- What is expected: Search the material for the string "Rows" and copy each line where it occurs.

Data supplied START

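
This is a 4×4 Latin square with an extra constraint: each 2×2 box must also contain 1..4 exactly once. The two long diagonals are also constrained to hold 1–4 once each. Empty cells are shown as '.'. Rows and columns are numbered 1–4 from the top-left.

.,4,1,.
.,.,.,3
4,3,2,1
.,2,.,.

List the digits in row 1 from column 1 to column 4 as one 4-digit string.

3412

R1C1 = 3: row 1 has {1,4}; col 1 has {4}; box has {4}; main diagonal has {2} → only 3 remains.
R1C4 = 2: row 1 has {1,3,4}; col 4 has {1,3}; box has {1,3}; anti-diagonal has {3} → only 2 remains.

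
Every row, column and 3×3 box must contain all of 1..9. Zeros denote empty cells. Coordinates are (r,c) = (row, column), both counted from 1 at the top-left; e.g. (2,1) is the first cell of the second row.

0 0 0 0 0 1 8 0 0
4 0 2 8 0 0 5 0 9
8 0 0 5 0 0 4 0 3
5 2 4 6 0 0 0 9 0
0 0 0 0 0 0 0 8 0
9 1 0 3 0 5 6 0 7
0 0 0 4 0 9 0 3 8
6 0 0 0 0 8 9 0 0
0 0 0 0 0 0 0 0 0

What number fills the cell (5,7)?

2

(4,6) = 7: row 4 has {2,4,5,6,9}; col 6 has {1,5,8,9}; box has {3,5,6} → only 7 remains.
(4,9) = 1: row 4 has {2,4,5,6,7,9}; col 9 has {3,7,8,9}; box has {6,7,8,9} → only 1 remains.
(6,3) = 8: row 6 has {1,3,5,6,7,9}; col 3 has {2,4}; box has {1,2,4,5,9} → only 8 remains.
(4,5) = 8: row 4 has {1,2,4,5,6,7,9}; col 5 has {}; box has {3,5,6,7} → only 8 remains.
(4,7) = 3: row 4 has {1,2,4,5,6,7,8,9}; col 7 has {4,5,6,8,9}; box has {1,6,7,8,9} → only 3 remains.
(5,7) = 2: row 5 has {8}; col 7 has {3,4,5,6,8,9}; box has {1,3,6,7,8,9} → only 2 remains.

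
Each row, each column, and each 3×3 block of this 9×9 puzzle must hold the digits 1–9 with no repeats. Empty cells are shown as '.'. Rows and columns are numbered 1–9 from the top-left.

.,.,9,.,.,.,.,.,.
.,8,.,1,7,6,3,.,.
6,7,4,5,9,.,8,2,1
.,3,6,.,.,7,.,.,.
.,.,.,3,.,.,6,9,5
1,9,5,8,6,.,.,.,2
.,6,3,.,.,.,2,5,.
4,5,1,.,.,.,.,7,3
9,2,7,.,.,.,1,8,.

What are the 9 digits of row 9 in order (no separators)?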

Data supplied END

- Answer to the problem:
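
This is a 4×4 Latin square with an extra constraint: each 2×2 box must also contain 1..4 exactly once. The two long diagonals are also constrained to hold 1–4 once each. Empty cells are shown as '.'. Rows and columns are numbered 1–4 from the top-left.
Each row, each column, and each 3×3 block of this 9×9 puzzle must hold the digits 1–9 with no repeats. Empty cells are shown as '.'. Rows and columns are numbered 1–9 from the top-left.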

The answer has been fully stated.